━━━ Stored data ━━━

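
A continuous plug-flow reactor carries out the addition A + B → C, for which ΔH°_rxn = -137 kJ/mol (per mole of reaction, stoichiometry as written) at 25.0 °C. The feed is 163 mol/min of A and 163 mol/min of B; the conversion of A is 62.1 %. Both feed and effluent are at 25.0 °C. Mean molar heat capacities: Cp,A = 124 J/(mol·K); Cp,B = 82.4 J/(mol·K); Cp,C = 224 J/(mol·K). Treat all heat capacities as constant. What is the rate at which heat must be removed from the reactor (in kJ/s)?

Q_out = 231 kJ/s

Extent of reaction ξ = 0.621 × 163 = 101.22 mol/min
Reaction term: ξ·ΔH°_rxn = 101.22 × -137 = -13868 kJ/min
Q = ΔH = -13868 kJ/min = -231.13 kW
Heat removed = 231.13 kJ/s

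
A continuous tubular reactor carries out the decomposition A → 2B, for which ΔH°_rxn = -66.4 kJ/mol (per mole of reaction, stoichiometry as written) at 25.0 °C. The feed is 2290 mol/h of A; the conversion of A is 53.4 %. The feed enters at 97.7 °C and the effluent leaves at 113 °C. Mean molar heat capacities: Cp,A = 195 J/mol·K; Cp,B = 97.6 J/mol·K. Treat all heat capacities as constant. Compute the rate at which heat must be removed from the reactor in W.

Extent of reaction ξ = 0.534 × 2290 = 1222.9 mol/h
Reaction term: ξ·ΔH°_rxn = 1222.9 × -66.4 = -81198 kJ/h
Sensible, feed 97.7→25 °C: -32464 kJ/h
Outlet flows (mol/h): A 1067.1, B 2445.7
Sensible, products 25→113 °C: 39318 kJ/h
Q = ΔH = -74344 kJ/h = -20.651 kW
Heat removed = 20651 W

Q_out = 20700 W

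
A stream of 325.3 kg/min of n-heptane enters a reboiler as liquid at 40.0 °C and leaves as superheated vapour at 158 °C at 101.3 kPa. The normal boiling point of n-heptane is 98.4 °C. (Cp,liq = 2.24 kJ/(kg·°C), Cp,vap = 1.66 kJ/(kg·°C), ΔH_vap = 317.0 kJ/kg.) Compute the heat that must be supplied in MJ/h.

liquid 40.0→98.4 °C: 130.82 kJ/kg
vaporisation at 98.4 °C: 317 kJ/kg
vapour 98.4→158 °C: 98.936 kJ/kg
Δh = 130.82 + 317 + 98.936 = 546.75 kJ/kg
Q = ṁ·Δh = 325.3 kg/min × 546.75 kJ/kg = 177860 kJ/min
|Q| = 2964.3 kW = 10672 MJ/h

Q = 10700 MJ/h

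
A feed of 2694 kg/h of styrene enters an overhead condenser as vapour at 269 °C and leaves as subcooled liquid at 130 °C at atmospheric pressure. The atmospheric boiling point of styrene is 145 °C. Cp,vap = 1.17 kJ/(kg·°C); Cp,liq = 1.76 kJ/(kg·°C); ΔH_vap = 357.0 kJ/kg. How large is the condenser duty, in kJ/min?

vapour 269→145 °C: -145.08 kJ/kg
condensation at 145 °C: -357 kJ/kg
liquid 145→130 °C: -26.4 kJ/kg
Δh = -145.08 + -357 + -26.4 = -528.48 kJ/kg
Q = ṁ·Δh = 2694 kg/h × -528.48 kJ/kg = -1.4237e+06 kJ/h
|Q| = 395.48 kW = 23729 kJ/min

Q_c = 23700 kJ/min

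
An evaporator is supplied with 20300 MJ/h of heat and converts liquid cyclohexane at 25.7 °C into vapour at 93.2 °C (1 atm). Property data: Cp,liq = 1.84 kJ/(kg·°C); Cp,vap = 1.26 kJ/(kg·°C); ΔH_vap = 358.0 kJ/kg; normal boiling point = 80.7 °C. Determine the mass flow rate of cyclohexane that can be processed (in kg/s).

Δh = 1.84×(80.7−25.7) + 358.0 + 1.26×(93.2−80.7) = 474.95 kJ/kg
Q = 20300 MJ/h = 5638.9 kJ/s = 5638.9 kJ/s
ṁ = Q/Δh = 5638.9 / 474.95 = 11.873 kg/s

ṁ = 11.9 kg/s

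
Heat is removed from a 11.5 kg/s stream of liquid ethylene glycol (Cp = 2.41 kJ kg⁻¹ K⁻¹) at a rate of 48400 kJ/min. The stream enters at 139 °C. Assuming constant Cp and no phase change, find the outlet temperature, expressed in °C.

T_out = 110 °C

Q = 48400 kJ/min = 806.67 kJ/s
ΔT = Q/(ṁ·Cp) = 806.67/(11.5×2.41) = 29.106 K
T_out = 139 − 29.106 = 109.89 °C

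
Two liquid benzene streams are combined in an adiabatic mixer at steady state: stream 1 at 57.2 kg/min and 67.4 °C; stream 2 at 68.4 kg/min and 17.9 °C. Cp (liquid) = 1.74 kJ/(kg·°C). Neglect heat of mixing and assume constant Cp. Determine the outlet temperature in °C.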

━━━

◆ What is required
Reproduce all the records, exactly and in full.

◆ Reply
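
A continuous plug-flow reactor carries out the addition A + B → C, for which ΔH°_rxn = -137 kJ/mol (per mole of reaction, stoichiometry as written) at 25.0 °C. The feed is 163 mol/min of A and 163 mol/min of B; the conversion of A is 62.1 %. Both feed and effluent are at 25.0 °C. Mean molar heat capacities: Cp,A = 124 J/(mol·K); Cp,B = 82.4 J/(mol·K); Cp,C = 224 J/(mol·K). Treat all heat capacities as constant. What is the rate at which heat must be removed from the reactor (in kJ/s)?

Q_out = 231 kJ/s

Extent of reaction ξ = 0.621 × 163 = 101.22 mol/min
Reaction term: ξ·ΔH°_rxn = 101.22 × -137 = -13868 kJ/min
Q = ΔH = -13868 kJ/min = -231.13 kW
Heat removed = 231.13 kJ/s

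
A continuous tubular reactor carries out the decomposition A → 2B, for which ΔH°_rxn = -66.4 kJ/mol (per mole of reaction, stoichiometry as written) at 25.0 °C. The feed is 2290 mol/h of A; the conversion of A is 53.4 %. The feed enters at 97.7 °C and the effluent leaves at 113 °C. Mean molar heat capacities: Cp,A = 195 J/mol·K; Cp,B = 97.6 J/mol·K. Treat all heat capacities as constant. Compute the rate at which heat must be removed from the reactor in W.

Extent of reaction ξ = 0.534 × 2290 = 1222.9 mol/h
Reaction term: ξ·ΔH°_rxn = 1222.9 × -66.4 = -81198 kJ/h
Sensible, feed 97.7→25 °C: -32464 kJ/h
Outlet flows (mol/h): A 1067.1, B 2445.7
Sensible, products 25→113 °C: 39318 kJ/h
Q = ΔH = -74344 kJ/h = -20.651 kW
Heat removed = 20651 W

Q_out = 20700 W

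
A stream of 325.3 kg/min of n-heptane enters a reboiler as liquid at 40.0 °C and leaves as superheated vapour at 158 °C at 101.3 kPa. The normal boiling point of n-heptane is 98.4 °C. (Cp,liq = 2.24 kJ/(kg·°C), Cp,vap = 1.66 kJ/(kg·°C), ΔH_vap = 317.0 kJ/kg.) Compute the heat that must be supplied in MJ/h.

liquid 40.0→98.4 °C: 130.82 kJ/kg
vaporisation at 98.4 °C: 317 kJ/kg
vapour 98.4→158 °C: 98.936 kJ/kg
Δh = 130.82 + 317 + 98.936 = 546.75 kJ/kg
Q = ṁ·Δh = 325.3 kg/min × 546.75 kJ/kg = 177860 kJ/min
|Q| = 2964.3 kW = 10672 MJ/h

Q = 10700 MJ/h

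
A feed of 2694 kg/h of styrene enters an overhead condenser as vapour at 269 °C and leaves as subcooled liquid at 130 °C at atmospheric pressure. The atmospheric boiling point of styrene is 145 °C. Cp,vap = 1.17 kJ/(kg·°C); Cp,liq = 1.76 kJ/(kg·°C); ΔH_vap = 357.0 kJ/kg. How large is the condenser duty, in kJ/min?

vapour 269→145 °C: -145.08 kJ/kg
condensation at 145 °C: -357 kJ/kg
liquid 145→130 °C: -26.4 kJ/kg
Δh = -145.08 + -357 + -26.4 = -528.48 kJ/kg
Q = ṁ·Δh = 2694 kg/h × -528.48 kJ/kg = -1.4237e+06 kJ/h
|Q| = 395.48 kW = 23729 kJ/min

Q_c = 23700 kJ/min

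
An evaporator is supplied with 20300 MJ/h of heat and converts liquid cyclohexane at 25.7 °C into vapour at 93.2 °C (1 atm). Property data: Cp,liq = 1.84 kJ/(kg·°C); Cp,vap = 1.26 kJ/(kg·°C); ΔH_vap = 358.0 kJ/kg; normal boiling point = 80.7 °C. Determine the mass flow rate of cyclohexane that can be processed (in kg/s).

Δh = 1.84×(80.7−25.7) + 358.0 + 1.26×(93.2−80.7) = 474.95 kJ/kg
Q = 20300 MJ/h = 5638.9 kJ/s = 5638.9 kJ/s
ṁ = Q/Δh = 5638.9 / 474.95 = 11.873 kg/s

ṁ = 11.9 kg/s

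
Heat is removed from a 11.5 kg/s stream of liquid ethylene glycol (Cp = 2.41 kJ kg⁻¹ K⁻¹) at a rate of 48400 kJ/min. The stream enters at 139 °C. Assuming constant Cp and no phase change, find the outlet temperature, expressed in °C.

T_out = 110 °C

Q = 48400 kJ/min = 806.67 kJ/s
ΔT = Q/(ṁ·Cp) = 806.67/(11.5×2.41) = 29.106 K
T_out = 139 − 29.106 = 109.89 °C

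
Two liquid benzene streams are combined in an adiabatic mixer at steady state: stream 1 at 57.2 kg/min and 67.4 °C; stream 2 at 68.4 kg/min and 17.9 °C. Cp (liquid) = 1.74 kJ/(kg·°C). Neglect heat of mixing and assume constant Cp. Determine the outlet temperature in °C.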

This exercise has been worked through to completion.